> Exercise brief
Could you count the lines in the listing that include the word "zone"? Give only the number.
────────
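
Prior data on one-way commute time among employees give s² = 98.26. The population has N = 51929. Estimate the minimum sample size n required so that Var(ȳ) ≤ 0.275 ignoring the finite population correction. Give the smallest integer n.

358

Without fpc, n₀ = s²/D = 98.26/0.275 = 357.3091.
Rounding up, n = 358.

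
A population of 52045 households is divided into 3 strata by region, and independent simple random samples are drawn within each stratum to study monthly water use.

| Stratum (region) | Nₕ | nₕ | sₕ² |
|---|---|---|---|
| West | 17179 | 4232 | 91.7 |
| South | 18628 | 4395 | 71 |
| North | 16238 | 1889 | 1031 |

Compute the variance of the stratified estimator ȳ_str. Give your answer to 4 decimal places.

0.0503

Var(ȳ_str) = Σₕ Wₕ²(1 − fₕ)sₕ²/nₕ with Wₕ = Nₕ/N, N = 52045.
West: Wₕ = 0.33007974; term = 0.33007974²·(1 − 0.24634728)·91.7/4232 = 0.0017792324.
South: Wₕ = 0.35792103; term = 0.35792103²·(1 − 0.23593515)·71/4395 = 0.001581263.
North: Wₕ = 0.31199923; term = 0.31199923²·(1 − 0.11633206)·1031/1889 = 0.046948622.
Sum = 0.050309117.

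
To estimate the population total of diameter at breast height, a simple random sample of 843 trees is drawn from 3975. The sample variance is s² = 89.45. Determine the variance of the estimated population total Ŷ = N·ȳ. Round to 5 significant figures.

Var(Ŷ) = N²·Var(ȳ) = N²·(1 − n/N)·s²/n.
f = 843/3975 = 0.21207547; Var(ȳ) = 0.78792453·89.45/843 = 0.083605989.
Var(Ŷ) = 3975² · 0.083605989 = 1.3210269 × 10^6.

1.3210 × 10^6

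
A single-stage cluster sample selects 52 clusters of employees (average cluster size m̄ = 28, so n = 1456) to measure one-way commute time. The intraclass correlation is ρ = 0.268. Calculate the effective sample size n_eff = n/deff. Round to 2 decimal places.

176.78

deff = 1 + (28 − 1)·0.268 = 1 + 7.236 = 8.236.
n_eff = 1456 / 8.236 = 176.78.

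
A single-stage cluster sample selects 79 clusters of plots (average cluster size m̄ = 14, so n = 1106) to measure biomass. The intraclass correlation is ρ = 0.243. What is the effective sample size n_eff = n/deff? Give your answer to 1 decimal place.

265.9

deff = 1 + (14 − 1)·0.243 = 1 + 3.159 = 4.159.
n_eff = 1106 / 4.159 = 265.9.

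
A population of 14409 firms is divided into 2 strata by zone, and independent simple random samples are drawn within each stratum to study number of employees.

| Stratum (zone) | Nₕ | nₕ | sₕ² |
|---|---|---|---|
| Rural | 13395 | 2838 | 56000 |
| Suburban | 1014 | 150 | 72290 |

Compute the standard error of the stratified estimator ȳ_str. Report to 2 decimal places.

Var(ȳ_str) = Σₕ Wₕ²(1 − fₕ)sₕ²/nₕ with Wₕ = Nₕ/N, N = 14409.
Rural: Wₕ = 0.92962732; term = 0.92962732²·(1 − 0.21187010)·56000/2838 = 13.43975.
Suburban: Wₕ = 0.07037268; term = 0.07037268²·(1 − 0.14792899)·72290/150 = 2.0336255.
Sum = 15.473376.
SE = √(15.473376) = 3.93.

3.93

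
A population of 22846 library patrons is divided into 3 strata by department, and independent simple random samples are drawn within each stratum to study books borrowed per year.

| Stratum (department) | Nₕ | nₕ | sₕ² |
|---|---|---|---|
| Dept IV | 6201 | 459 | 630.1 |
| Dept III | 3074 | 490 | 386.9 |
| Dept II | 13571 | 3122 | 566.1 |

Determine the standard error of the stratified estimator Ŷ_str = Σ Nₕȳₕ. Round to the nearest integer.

Var(Ŷ_str) = Σₕ Nₕ²(1 − fₕ)sₕ²/nₕ.
Dept IV: 6201²·(1 − 459/6201)·630.1/459 = 4.8878933 × 10^7.
Dept III: 3074²·(1 − 490/3074)·386.9/490 = 6.2718985 × 10^6.
Dept II: 13571²·(1 − 3122/13571)·566.1/3122 = 2.571265 × 10^7.
Sum = 8.0863482 × 10^7.
SE = √(8.0863482 × 10^7) = 8992.

8992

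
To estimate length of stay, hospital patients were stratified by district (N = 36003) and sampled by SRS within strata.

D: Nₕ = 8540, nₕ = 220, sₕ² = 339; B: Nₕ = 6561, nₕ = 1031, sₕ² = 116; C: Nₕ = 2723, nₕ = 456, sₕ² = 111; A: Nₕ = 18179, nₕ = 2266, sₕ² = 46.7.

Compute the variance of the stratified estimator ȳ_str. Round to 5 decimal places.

0.09337

Var(ȳ_str) = Σₕ Wₕ²(1 − fₕ)sₕ²/nₕ with Wₕ = Nₕ/N, N = 36003.
D: Wₕ = 0.23720246; term = 0.23720246²·(1 − 0.02576112)·339/220 = 0.084465787.
B: Wₕ = 0.18223481; term = 0.18223481²·(1 − 0.15714068)·116/1031 = 0.0031493223.
C: Wₕ = 0.07563259; term = 0.07563259²·(1 − 0.16746236)·111/456 = 0.0011592575.
A: Wₕ = 0.50493014; term = 0.50493014²·(1 − 0.12464932)·46.7/2266 = 0.0045994049.
Sum = 0.093373772.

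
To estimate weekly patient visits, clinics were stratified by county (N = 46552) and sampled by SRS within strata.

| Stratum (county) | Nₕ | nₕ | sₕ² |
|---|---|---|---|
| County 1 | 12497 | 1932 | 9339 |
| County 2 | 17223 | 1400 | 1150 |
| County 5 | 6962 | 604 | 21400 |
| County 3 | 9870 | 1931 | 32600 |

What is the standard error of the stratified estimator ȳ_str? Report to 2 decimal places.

Var(ȳ_str) = Σₕ Wₕ²(1 − fₕ)sₕ²/nₕ with Wₕ = Nₕ/N, N = 46552.
County 1: Wₕ = 0.26845248; term = 0.26845248²·(1 − 0.15459710)·9339/1932 = 0.29450443.
County 2: Wₕ = 0.36997336; term = 0.36997336²·(1 − 0.08128665)·1150/1400 = 0.10329772.
County 5: Wₕ = 0.14955319; term = 0.14955319²·(1 − 0.08675668)·21400/604 = 0.72369353.
County 3: Wₕ = 0.21202097; term = 0.21202097²·(1 − 0.19564336)·32600/1931 = 0.61043804.
Sum = 1.7319337.
SE = √(1.7319337) = 1.32.

1.32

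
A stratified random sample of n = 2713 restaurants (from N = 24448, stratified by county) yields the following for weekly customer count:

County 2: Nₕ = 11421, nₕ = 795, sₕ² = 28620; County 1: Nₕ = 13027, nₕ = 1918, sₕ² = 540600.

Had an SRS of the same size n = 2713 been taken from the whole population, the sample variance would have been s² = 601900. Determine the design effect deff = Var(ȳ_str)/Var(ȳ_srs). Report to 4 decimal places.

Var(ȳ_str) = Σ Wₕ²(1−fₕ)sₕ²/nₕ with Wₕ = Nₕ/24448:
  County 2: (11421/24448)²·(1−795/11421)·28620/795 = 7.3095353
  County 1: (13027/24448)²·(1−1918/13027)·540600/1918 = 68.24332
  → Var(ȳ_str) = 75.552855.
Var(ȳ_srs) = (1 − 2713/24448)·601900/2713 = 197.23812.
deff = 75.552855 / 197.23812 = 0.3831.

0.3831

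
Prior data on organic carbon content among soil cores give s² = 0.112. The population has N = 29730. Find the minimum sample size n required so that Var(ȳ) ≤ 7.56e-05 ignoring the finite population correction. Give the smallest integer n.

1482

Without fpc, n₀ = s²/D = 0.112/7.56e-05 = 1481.4815.
Rounding up, n = 1482.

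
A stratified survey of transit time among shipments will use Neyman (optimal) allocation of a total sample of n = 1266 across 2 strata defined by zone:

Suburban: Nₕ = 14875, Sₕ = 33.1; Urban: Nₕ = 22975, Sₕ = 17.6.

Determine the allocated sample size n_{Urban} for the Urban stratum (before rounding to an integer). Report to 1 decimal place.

570.9

Neyman allocation: nₕ = n·NₕSₕ / Σⱼ NⱼSⱼ.
Σ NⱼSⱼ = 14875·33.1 + 22975·17.6 = 896722.5.
n_{Urban} = 1266·22975·17.6 / 896722.5 = 570.9.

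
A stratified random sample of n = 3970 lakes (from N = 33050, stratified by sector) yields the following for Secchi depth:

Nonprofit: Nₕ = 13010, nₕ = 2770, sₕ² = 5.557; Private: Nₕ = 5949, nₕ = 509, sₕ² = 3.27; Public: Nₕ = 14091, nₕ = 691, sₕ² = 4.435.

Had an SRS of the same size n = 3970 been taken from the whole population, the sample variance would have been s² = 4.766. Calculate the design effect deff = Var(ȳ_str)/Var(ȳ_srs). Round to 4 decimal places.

Var(ȳ_str) = Σ Wₕ²(1−fₕ)sₕ²/nₕ with Wₕ = Nₕ/33050:
  Nonprofit: (13010/33050)²·(1−2770/13010)·5.557/2770 = 2.4467802 × 10^-4
  Private: (5949/33050)²·(1−509/5949)·3.27/509 = 1.9033993 × 10^-4
  Public: (14091/33050)²·(1−691/14091)·4.435/691 = 0.0011094794
  → Var(ȳ_str) = 0.0015444974.
Var(ȳ_srs) = (1 − 3970/33050)·4.766/3970 = 0.001056298.
deff = 0.0015444974 / 0.001056298 = 1.4622.

1.4622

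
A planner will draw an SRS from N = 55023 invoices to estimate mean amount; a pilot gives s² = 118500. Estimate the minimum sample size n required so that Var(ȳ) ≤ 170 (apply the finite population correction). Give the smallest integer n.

Without fpc, n₀ = s²/D = 118500/170 = 697.0588.
With fpc, (1 − n/N)·s²/n ≤ D requires n ≥ n₀/(1 + n₀/N) = 697.0588/(1 + 697.0588/55023) = 688.3386.
Rounding up, n = 689.

689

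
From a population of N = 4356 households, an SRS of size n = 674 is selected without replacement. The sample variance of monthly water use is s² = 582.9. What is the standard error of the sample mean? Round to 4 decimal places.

0.8550

Under SRS without replacement, Var(ȳ) = (1 − f)·s²/n with f = n/N = 674/4356 = 0.15472911.
Var(ȳ) = (1 − 0.15472911)·582.9/674 = 0.84527089·0.8648368 = 0.73102137.
SE(ȳ) = √(0.73102137) = 0.8550.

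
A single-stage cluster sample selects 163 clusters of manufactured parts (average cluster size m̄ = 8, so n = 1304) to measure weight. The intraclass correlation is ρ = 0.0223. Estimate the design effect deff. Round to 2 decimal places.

deff = 1 + (8 − 1)·0.0223 = 1 + 0.1561 = 1.1561.

1.16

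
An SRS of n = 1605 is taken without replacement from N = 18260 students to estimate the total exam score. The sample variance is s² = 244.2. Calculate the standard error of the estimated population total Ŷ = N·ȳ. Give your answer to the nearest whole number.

Var(Ŷ) = N²·Var(ȳ) = N²·(1 − n/N)·s²/n.
f = 1605/18260 = 0.08789704; Var(ȳ) = 0.91210296·244.2/1605 = 0.13877604.
Var(Ŷ) = 18260² · 0.13877604 = 4.6271762 × 10^7.
SE(Ŷ) = √(4.6271762 × 10^7) = 6802.

6802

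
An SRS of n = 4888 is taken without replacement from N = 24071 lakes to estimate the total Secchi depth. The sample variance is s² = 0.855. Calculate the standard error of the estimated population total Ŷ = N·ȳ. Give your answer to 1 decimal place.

Var(Ŷ) = N²·Var(ȳ) = N²·(1 − n/N)·s²/n.
f = 4888/24071 = 0.20306593; Var(ȳ) = 0.79693407·0.855/4888 = 1.3939825 × 10^-4.
Var(Ŷ) = 24071² · (1.3939825 × 10^-4) = 80769.164.
SE(Ŷ) = √(80769.164) = 284.2.

284.2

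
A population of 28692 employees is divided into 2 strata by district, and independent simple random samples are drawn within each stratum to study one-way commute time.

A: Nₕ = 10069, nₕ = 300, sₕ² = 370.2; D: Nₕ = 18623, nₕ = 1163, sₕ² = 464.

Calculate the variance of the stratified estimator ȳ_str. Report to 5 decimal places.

Var(ȳ_str) = Σₕ Wₕ²(1 − fₕ)sₕ²/nₕ with Wₕ = Nₕ/N, N = 28692.
A: Wₕ = 0.35093406; term = 0.35093406²·(1 − 0.02979442)·370.2/300 = 0.14744497.
D: Wₕ = 0.64906594; term = 0.64906594²·(1 − 0.06244966)·464/1163 = 0.15758341.
Sum = 0.30502838.

0.30503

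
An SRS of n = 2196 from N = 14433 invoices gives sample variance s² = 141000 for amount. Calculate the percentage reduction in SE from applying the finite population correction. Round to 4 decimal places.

f = n/N = 2196/14433 = 0.15215132.
SE_no-fpc = √(s²/n) = 8.0129676; SE_fpc = √((1−f)s²/n) = 7.3782363.
Ratio = √(1−f) = 0.92078699. Reduction = 100·(1 − 0.92078699) = 7.9213%.

7.9213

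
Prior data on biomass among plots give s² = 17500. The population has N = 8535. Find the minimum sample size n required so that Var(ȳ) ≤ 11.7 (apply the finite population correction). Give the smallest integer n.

Without fpc, n₀ = s²/D = 17500/11.7 = 1495.7265.
With fpc, (1 − n/N)·s²/n ≤ D requires n ≥ n₀/(1 + n₀/N) = 1495.7265/(1 + 1495.7265/8535) = 1272.6920.
Rounding up, n = 1273.

1273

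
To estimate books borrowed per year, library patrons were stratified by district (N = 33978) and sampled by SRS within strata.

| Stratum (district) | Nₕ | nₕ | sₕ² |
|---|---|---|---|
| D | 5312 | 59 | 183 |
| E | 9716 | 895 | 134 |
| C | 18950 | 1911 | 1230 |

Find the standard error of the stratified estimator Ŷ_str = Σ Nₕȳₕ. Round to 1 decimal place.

Var(Ŷ_str) = Σₕ Nₕ²(1 − fₕ)sₕ²/nₕ.
D: 5312²·(1 − 59/5312)·183/59 = 8.6549496 × 10^7.
E: 9716²·(1 − 895/9716)·134/895 = 1.2831786 × 10^7.
C: 18950²·(1 − 1911/18950)·1230/1911 = 2.0782498 × 10^8.
Sum = 3.0720626 × 10^8.
SE = √(3.0720626 × 10^8) = 17527.3.

17527.3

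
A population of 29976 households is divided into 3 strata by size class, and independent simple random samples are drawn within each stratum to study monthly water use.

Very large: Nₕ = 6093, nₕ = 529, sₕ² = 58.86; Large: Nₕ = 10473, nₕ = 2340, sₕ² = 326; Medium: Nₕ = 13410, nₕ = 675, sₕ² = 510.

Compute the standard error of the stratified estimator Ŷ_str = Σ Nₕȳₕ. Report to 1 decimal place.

Var(Ŷ_str) = Σₕ Nₕ²(1 − fₕ)sₕ²/nₕ.
Very large: 6093²·(1 − 529/6093)·58.86/529 = 3.7720973 × 10^6.
Large: 10473²·(1 − 2340/10473)·326/2340 = 1.1866527 × 10^7.
Medium: 13410²·(1 − 675/13410)·510/675 = 1.2903102 × 10^8.
Sum = 1.4466964 × 10^8.
SE = √(1.4466964 × 10^8) = 12027.9.

12027.9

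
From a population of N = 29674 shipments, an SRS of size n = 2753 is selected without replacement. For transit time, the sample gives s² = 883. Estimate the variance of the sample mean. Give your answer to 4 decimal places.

Under SRS without replacement, Var(ȳ) = (1 − f)·s²/n with f = n/N = 2753/29674 = 0.09277482.
Var(ȳ) = (1 − 0.09277482)·883/2753 = 0.90722518·0.32074101 = 0.29098432.

0.2910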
────────
> Your response
3